> _Activity_:
In this exercise, the entries below are to be transcribed exactly, line by line.

(Records from a data source)

____________________

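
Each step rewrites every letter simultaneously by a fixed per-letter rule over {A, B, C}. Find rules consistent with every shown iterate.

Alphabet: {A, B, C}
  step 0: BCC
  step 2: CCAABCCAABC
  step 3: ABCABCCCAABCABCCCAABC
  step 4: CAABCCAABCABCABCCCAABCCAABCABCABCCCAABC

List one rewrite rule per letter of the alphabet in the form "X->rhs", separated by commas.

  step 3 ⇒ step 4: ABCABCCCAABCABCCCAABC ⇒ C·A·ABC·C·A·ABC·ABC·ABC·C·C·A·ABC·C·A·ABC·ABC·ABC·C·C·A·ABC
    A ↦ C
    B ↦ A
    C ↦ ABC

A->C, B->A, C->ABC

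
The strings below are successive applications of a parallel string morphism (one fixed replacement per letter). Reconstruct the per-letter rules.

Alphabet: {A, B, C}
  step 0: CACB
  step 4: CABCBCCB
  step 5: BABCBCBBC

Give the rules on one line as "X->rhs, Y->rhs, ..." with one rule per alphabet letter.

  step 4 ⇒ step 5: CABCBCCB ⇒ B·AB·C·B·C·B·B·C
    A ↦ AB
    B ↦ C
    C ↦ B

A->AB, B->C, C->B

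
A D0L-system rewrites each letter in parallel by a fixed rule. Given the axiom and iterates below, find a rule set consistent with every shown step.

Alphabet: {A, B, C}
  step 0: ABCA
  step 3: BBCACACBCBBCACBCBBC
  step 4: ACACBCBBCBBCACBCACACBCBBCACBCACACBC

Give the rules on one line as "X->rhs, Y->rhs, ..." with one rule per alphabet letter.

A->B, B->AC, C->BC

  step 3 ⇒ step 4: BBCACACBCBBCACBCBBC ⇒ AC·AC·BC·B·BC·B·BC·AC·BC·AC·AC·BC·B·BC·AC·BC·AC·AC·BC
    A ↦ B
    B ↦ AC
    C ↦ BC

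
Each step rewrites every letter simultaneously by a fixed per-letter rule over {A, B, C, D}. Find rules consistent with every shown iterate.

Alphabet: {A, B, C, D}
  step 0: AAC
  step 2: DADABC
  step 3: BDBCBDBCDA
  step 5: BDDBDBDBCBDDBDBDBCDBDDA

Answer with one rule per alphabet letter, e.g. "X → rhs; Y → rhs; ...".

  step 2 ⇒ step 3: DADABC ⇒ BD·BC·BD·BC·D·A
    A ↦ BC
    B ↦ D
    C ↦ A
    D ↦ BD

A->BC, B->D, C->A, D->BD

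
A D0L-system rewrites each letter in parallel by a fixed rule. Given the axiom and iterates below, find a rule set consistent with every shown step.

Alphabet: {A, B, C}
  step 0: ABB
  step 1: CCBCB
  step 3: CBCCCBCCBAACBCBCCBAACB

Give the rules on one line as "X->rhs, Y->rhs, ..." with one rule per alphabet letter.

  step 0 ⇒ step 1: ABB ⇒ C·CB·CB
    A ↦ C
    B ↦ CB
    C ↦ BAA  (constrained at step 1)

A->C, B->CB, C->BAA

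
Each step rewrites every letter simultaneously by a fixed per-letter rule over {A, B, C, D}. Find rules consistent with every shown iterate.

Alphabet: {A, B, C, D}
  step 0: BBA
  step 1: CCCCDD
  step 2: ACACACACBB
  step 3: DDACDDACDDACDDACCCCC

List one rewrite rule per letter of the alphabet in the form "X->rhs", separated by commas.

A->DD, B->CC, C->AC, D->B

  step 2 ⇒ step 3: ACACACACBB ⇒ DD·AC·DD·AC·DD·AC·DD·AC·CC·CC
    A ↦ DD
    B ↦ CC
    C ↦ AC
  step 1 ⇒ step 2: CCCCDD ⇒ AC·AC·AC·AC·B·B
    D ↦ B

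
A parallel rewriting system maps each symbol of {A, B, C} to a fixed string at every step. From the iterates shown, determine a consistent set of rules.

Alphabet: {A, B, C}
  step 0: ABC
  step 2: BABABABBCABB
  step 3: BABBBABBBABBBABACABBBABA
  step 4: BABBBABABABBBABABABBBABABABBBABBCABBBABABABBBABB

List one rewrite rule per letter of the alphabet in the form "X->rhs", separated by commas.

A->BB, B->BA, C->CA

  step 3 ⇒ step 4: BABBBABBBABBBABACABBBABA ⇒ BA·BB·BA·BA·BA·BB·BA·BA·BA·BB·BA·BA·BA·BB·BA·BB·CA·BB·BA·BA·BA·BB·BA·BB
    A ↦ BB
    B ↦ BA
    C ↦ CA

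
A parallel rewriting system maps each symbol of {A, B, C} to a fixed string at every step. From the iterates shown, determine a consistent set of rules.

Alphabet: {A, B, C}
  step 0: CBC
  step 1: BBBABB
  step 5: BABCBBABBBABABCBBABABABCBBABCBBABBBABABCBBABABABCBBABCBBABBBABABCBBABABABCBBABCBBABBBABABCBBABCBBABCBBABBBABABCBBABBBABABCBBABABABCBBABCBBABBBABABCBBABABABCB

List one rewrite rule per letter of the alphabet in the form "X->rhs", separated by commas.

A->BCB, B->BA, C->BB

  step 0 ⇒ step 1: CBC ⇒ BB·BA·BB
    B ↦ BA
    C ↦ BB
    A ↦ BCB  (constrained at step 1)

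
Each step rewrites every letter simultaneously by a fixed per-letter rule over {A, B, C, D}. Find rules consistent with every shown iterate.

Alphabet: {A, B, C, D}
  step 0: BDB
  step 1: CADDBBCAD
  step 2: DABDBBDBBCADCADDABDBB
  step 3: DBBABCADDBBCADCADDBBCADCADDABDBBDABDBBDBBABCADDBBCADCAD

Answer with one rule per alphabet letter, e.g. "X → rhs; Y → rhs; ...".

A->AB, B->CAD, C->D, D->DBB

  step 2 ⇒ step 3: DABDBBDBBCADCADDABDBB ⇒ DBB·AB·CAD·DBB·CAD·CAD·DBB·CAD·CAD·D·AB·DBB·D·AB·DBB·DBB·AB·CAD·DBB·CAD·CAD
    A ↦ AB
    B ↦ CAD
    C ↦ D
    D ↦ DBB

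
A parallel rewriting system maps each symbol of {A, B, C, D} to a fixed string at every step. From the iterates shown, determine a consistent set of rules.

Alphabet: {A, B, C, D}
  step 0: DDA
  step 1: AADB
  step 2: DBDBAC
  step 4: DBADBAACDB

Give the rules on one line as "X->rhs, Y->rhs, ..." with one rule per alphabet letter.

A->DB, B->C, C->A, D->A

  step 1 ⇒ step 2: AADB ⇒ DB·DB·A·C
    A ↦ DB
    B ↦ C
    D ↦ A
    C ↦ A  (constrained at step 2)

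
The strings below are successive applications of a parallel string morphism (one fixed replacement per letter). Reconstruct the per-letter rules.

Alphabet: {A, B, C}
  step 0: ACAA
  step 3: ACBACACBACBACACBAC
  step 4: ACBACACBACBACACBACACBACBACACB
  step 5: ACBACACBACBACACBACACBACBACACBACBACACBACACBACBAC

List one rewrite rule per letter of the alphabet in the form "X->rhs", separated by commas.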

____________________

> _Output for this task_:
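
Each step rewrites every letter simultaneously by a fixed per-letter rule over {A, B, C}. Find rules consistent with every shown iterate.

Alphabet: {A, B, C}
  step 0: BCC
  step 2: CCAABCCAABC
  step 3: ABCABCCCAABCABCCCAABC
  step 4: CAABCCAABCABCABCCCAABCCAABCABCABCCCAABC

List one rewrite rule per letter of the alphabet in the form "X->rhs", separated by commas.

  step 3 ⇒ step 4: ABCABCCCAABCABCCCAABC ⇒ C·A·ABC·C·A·ABC·ABC·ABC·C·C·A·ABC·C·A·ABC·ABC·ABC·C·C·A·ABC
    A ↦ C
    B ↦ A
    C ↦ ABC

A->C, B->A, C->ABC

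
The strings below are successive applications of a parallel string morphism (one fixed replacement per letter). Reconstruct the per-letter rules.

Alphabet: {A, B, C}
  step 0: CACB
  step 4: CABCBCCB
  step 5: BABCBCBBC

Give the rules on one line as "X->rhs, Y->rhs, ..." with one rule per alphabet letter.

  step 4 ⇒ step 5: CABCBCCB ⇒ B·AB·C·B·C·B·B·C
    A ↦ AB
    B ↦ C
    C ↦ B

A->AB, B->C, C->B

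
A D0L-system rewrites each letter in parallel by a fixed rule. Given the axiom and iterates below, find a rule set consistent with every shown step.

Alphabet: {A, B, C}
  step 0: ABCA
  step 3: BBCACACBCBBCACBCBBC
  step 4: ACACBCBBCBBCACBCACACBCBBCACBCACACBC

Give the rules on one line as "X->rhs, Y->rhs, ..." with one rule per alphabet letter.

A->B, B->AC, C->BC

  step 3 ⇒ step 4: BBCACACBCBBCACBCBBC ⇒ AC·AC·BC·B·BC·B·BC·AC·BC·AC·AC·BC·B·BC·AC·BC·AC·AC·BC
    A ↦ B
    B ↦ AC
    C ↦ BC

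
Each step rewrites every letter simultaneously by a fixed per-letter rule over {A, B, C, D}. Find rules consistent with every shown iterate.

Alphabet: {A, B, C, D}
  step 0: AAC
  step 2: DADABC
  step 3: BDBCBDBCDA
  step 5: BDDBDBDBCBDDBDBDBCDBDDA

Answer with one rule per alphabet letter, e.g. "X → rhs; Y → rhs; ...".

  step 2 ⇒ step 3: DADABC ⇒ BD·BC·BD·BC·D·A
    A ↦ BC
    B ↦ D
    C ↦ A
    D ↦ BD

A->BC, B->D, C->A, D->BD

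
A D0L-system rewrites each letter in parallel by a fixed rule. Given the axiom and iterates below, find a rule set consistent with every shown step.

Alphabet: {A, B, C}
  step 0: ABB
  step 1: CCBCB
  step 3: CBCCCBCCBAACBCBCCBAACB

Give the rules on one line as "X->rhs, Y->rhs, ..." with one rule per alphabet letter.

  step 0 ⇒ step 1: ABB ⇒ C·CB·CB
    A ↦ C
    B ↦ CB
    C ↦ BAA  (constrained at step 1)

A->C, B->CB, C->BAA

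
Each step rewrites every letter simultaneously by a fixed per-letter rule over {A, B, C, D}. Find rules consistent with every shown iterate.

Alphabet: {A, B, C, D}
  step 0: BBA
  step 1: CCCCDD
  step 2: ACACACACBB
  step 3: DDACDDACDDACDDACCCCC

List one rewrite rule per letter of the alphabet in the form "X->rhs", separated by commas.

A->DD, B->CC, C->AC, D->B

  step 2 ⇒ step 3: ACACACACBB ⇒ DD·AC·DD·AC·DD·AC·DD·AC·CC·CC
    A ↦ DD
    B ↦ CC
    C ↦ AC
  step 1 ⇒ step 2: CCCCDD ⇒ AC·AC·AC·AC·B·B
    D ↦ B

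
A parallel rewriting system maps each symbol of {A, B, C} to a fixed string at every step. From the iterates shown, determine a consistent set of rules.

Alphabet: {A, B, C}
  step 0: ABC
  step 2: BABABABBCABB
  step 3: BABBBABBBABBBABACABBBABA
  step 4: BABBBABABABBBABABABBBABABABBBABBCABBBABABABBBABB

List one rewrite rule per letter of the alphabet in the form "X->rhs", separated by commas.

A->BB, B->BA, C->CA

  step 3 ⇒ step 4: BABBBABBBABBBABACABBBABA ⇒ BA·BB·BA·BA·BA·BB·BA·BA·BA·BB·BA·BA·BA·BB·BA·BB·CA·BB·BA·BA·BA·BB·BA·BB
    A ↦ BB
    B ↦ BA
    C ↦ CA

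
A parallel rewriting system maps each symbol of {A, B, C} to a fixed string at every step. From the iterates shown, determine a consistent set of rules.

Alphabet: {A, B, C}
  step 0: CBC
  step 1: BBBABB
  step 5: BABCBBABBBABABCBBABABABCBBABCBBABBBABABCBBABABABCBBABCBBABBBABABCBBABABABCBBABCBBABBBABABCBBABCBBABCBBABBBABABCBBABBBABABCBBABABABCBBABCBBABBBABABCBBABABABCB

List one rewrite rule per letter of the alphabet in the form "X->rhs", separated by commas.

A->BCB, B->BA, C->BB

  step 0 ⇒ step 1: CBC ⇒ BB·BA·BB
    B ↦ BA
    C ↦ BB
    A ↦ BCB  (constrained at step 1)

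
Each step rewrites every letter simultaneously by a fixed per-letter rule over {A, B, C, D}. Find rules consistent with every shown iterate.

Alphabet: {A, B, C, D}
  step 0: BDB
  step 1: CADDBBCAD
  step 2: DABDBBDBBCADCADDABDBB
  step 3: DBBABCADDBBCADCADDBBCADCADDABDBBDABDBBDBBABCADDBBCADCAD

Answer with one rule per alphabet letter, e.g. "X → rhs; Y → rhs; ...".

A->AB, B->CAD, C->D, D->DBB

  step 2 ⇒ step 3: DABDBBDBBCADCADDABDBB ⇒ DBB·AB·CAD·DBB·CAD·CAD·DBB·CAD·CAD·D·AB·DBB·D·AB·DBB·DBB·AB·CAD·DBB·CAD·CAD
    A ↦ AB
    B ↦ CAD
    C ↦ D
    D ↦ DBB

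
A parallel rewriting system maps each symbol of {A, B, C, D} to a fixed string at every step. From the iterates shown, determine a consistent set of rules.

Alphabet: {A, B, C, D}
  step 0: DDA
  step 1: AADB
  step 2: DBDBAC
  step 4: DBADBAACDB

Give the rules on one line as "X->rhs, Y->rhs, ..." with one rule per alphabet letter.

A->DB, B->C, C->A, D->A

  step 1 ⇒ step 2: AADB ⇒ DB·DB·A·C
    A ↦ DB
    B ↦ C
    D ↦ A
    C ↦ A  (constrained at step 2)

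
The strings below are successive applications of a parallel string morphism (one fixed replacement per letter). Reconstruct the per-letter rules.

Alphabet: {A, B, C}
  step 0: ACAA
  step 3: ACBACACBACBACACBAC
  step 4: ACBACACBACBACACBACACBACBACACB
  step 5: ACBACACBACBACACBACACBACBACACBACBACACBACACBACBAC

List one rewrite rule per letter of the alphabet in the form "X->rhs", separated by commas.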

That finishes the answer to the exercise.